_Brief:_ Please set down all of the data below verbatim.

Collected data entries
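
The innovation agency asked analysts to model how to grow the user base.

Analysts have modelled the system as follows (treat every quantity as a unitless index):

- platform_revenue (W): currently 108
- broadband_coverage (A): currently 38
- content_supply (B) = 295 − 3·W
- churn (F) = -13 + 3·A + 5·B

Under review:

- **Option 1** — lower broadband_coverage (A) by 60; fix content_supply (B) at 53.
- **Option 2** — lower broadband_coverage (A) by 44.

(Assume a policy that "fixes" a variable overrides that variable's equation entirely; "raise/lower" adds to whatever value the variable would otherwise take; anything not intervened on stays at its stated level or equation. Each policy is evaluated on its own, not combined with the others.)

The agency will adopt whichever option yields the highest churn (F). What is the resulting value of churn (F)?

186

Option 1 (A − 60, B := 53):
  W = 108
  A = 38 − 60 = -22
  B = 53
  F = -13 + 3·(-22) + 5·53 = 186
Option 2 (A − 44):
  W = 108
  A = 38 − 44 = -6
  B = 295 − 3·108 = -29
  F = -13 + 3·(-6) + 5·(-29) = -176
Comparing — Option 1: F=186, Option 2: F=-176. Highest is 186 (Option 1).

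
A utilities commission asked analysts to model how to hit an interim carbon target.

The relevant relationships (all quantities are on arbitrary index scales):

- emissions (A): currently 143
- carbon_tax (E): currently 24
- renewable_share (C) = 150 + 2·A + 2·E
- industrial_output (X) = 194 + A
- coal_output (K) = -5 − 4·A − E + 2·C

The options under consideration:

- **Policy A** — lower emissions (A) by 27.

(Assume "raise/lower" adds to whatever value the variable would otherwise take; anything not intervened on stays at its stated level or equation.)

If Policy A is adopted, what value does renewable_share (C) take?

430

Policy A (A − 27):
  A = 143 − 27 = 116
  E = 24
  C = 150 + 2·116 + 2·24 = 430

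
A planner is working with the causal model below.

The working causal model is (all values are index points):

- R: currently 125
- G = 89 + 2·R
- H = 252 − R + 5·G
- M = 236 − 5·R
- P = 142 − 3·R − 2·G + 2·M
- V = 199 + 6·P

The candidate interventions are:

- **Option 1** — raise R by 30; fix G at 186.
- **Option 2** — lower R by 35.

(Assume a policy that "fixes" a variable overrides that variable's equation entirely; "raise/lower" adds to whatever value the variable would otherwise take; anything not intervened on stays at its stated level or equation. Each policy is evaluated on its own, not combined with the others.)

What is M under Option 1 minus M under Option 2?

Option 1 (R + 30, G := 186):
  R = 125 + 30 = 155
  M = 236 − 5·155 = -539
Option 2 (R − 35):
  R = 125 − 35 = 90
  M = 236 − 5·90 = -214
M: -539 − (-214) = -325

-325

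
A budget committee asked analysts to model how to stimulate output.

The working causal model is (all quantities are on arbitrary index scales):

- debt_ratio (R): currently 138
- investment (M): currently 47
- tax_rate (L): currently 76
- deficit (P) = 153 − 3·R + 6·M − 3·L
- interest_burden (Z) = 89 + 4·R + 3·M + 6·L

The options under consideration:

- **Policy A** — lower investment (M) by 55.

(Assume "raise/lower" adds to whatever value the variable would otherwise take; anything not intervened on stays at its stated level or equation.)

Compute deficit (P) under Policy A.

Policy A (M − 55):
  R = 138
  M = 47 − 55 = -8
  L = 76
  P = 153 − 3·138 + 6·(-8) − 3·76 = -537

-537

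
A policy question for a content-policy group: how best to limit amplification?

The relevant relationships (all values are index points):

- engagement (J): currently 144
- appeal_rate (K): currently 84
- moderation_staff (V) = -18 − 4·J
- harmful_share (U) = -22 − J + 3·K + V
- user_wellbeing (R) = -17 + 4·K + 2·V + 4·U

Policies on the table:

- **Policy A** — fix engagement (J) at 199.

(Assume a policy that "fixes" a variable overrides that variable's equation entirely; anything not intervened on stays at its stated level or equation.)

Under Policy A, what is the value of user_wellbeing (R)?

Policy A (J := 199):
  J = 199
  K = 84
  V = -18 − 4·199 = -814
  U = -22 − 199 + 3·84 + (-814) = -783
  R = -17 + 4·84 + 2·(-814) + 4·(-783) = -4441

-4441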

_Task response:_
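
The innovation agency asked analysts to model how to grow the user base.

Analysts have modelled the system as follows (treat every quantity as a unitless index):

- platform_revenue (W): currently 108
- broadband_coverage (A): currently 38
- content_supply (B) = 295 − 3·W
- churn (F) = -13 + 3·A + 5·B

Under review:

- **Option 1** — lower broadband_coverage (A) by 60; fix content_supply (B) at 53.
- **Option 2** — lower broadband_coverage (A) by 44.

(Assume a policy that "fixes" a variable overrides that variable's equation entirely; "raise/lower" adds to whatever value the variable would otherwise take; anything not intervened on stays at its stated level or equation. Each policy is evaluated on its own, not combined with the others.)

The agency will adopt whichever option yields the highest churn (F). What is the resulting value of churn (F)?

186

Option 1 (A − 60, B := 53):
  W = 108
  A = 38 − 60 = -22
  B = 53
  F = -13 + 3·(-22) + 5·53 = 186
Option 2 (A − 44):
  W = 108
  A = 38 − 44 = -6
  B = 295 − 3·108 = -29
  F = -13 + 3·(-6) + 5·(-29) = -176
Comparing — Option 1: F=186, Option 2: F=-176. Highest is 186 (Option 1).

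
A utilities commission asked analysts to model how to hit an interim carbon target.

The relevant relationships (all quantities are on arbitrary index scales):

- emissions (A): currently 143
- carbon_tax (E): currently 24
- renewable_share (C) = 150 + 2·A + 2·E
- industrial_output (X) = 194 + A
- coal_output (K) = -5 − 4·A − E + 2·C

The options under consideration:

- **Policy A** — lower emissions (A) by 27.

(Assume "raise/lower" adds to whatever value the variable would otherwise take; anything not intervened on stays at its stated level or equation.)

If Policy A is adopted, what value does renewable_share (C) take?

430

Policy A (A − 27):
  A = 143 − 27 = 116
  E = 24
  C = 150 + 2·116 + 2·24 = 430

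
A planner is working with the causal model below.

The working causal model is (all values are index points):

- R: currently 125
- G = 89 + 2·R
- H = 252 − R + 5·G
- M = 236 − 5·R
- P = 142 − 3·R − 2·G + 2·M
- V = 199 + 6·P

The candidate interventions are:

- **Option 1** — raise R by 30; fix G at 186.
- **Option 2** — lower R by 35.

(Assume a policy that "fixes" a variable overrides that variable's equation entirely; "raise/lower" adds to whatever value the variable would otherwise take; anything not intervened on stays at its stated level or equation. Each policy is evaluated on its own, not combined with the others.)

What is M under Option 1 minus M under Option 2?

Option 1 (R + 30, G := 186):
  R = 125 + 30 = 155
  M = 236 − 5·155 = -539
Option 2 (R − 35):
  R = 125 − 35 = 90
  M = 236 − 5·90 = -214
M: -539 − (-214) = -325

-325

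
A budget committee asked analysts to model how to stimulate output.

The working causal model is (all quantities are on arbitrary index scales):

- debt_ratio (R): currently 138
- investment (M): currently 47
- tax_rate (L): currently 76
- deficit (P) = 153 − 3·R + 6·M − 3·L
- interest_burden (Z) = 89 + 4·R + 3·M + 6·L

The options under consideration:

- **Policy A** — lower investment (M) by 55.

(Assume "raise/lower" adds to whatever value the variable would otherwise take; anything not intervened on stays at its stated level or equation.)

Compute deficit (P) under Policy A.

Policy A (M − 55):
  R = 138
  M = 47 − 55 = -8
  L = 76
  P = 153 − 3·138 + 6·(-8) − 3·76 = -537

-537

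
A policy question for a content-policy group: how best to limit amplification?

The relevant relationships (all values are index points):

- engagement (J): currently 144
- appeal_rate (K): currently 84
- moderation_staff (V) = -18 − 4·J
- harmful_share (U) = -22 − J + 3·K + V
- user_wellbeing (R) = -17 + 4·K + 2·V + 4·U

Policies on the table:

- **Policy A** — fix engagement (J) at 199.

(Assume a policy that "fixes" a variable overrides that variable's equation entirely; anything not intervened on stays at its stated level or equation.)

Under Policy A, what is the value of user_wellbeing (R)?

Policy A (J := 199):
  J = 199
  K = 84
  V = -18 − 4·199 = -814
  U = -22 − 199 + 3·84 + (-814) = -783
  R = -17 + 4·84 + 2·(-814) + 4·(-783) = -4441

-4441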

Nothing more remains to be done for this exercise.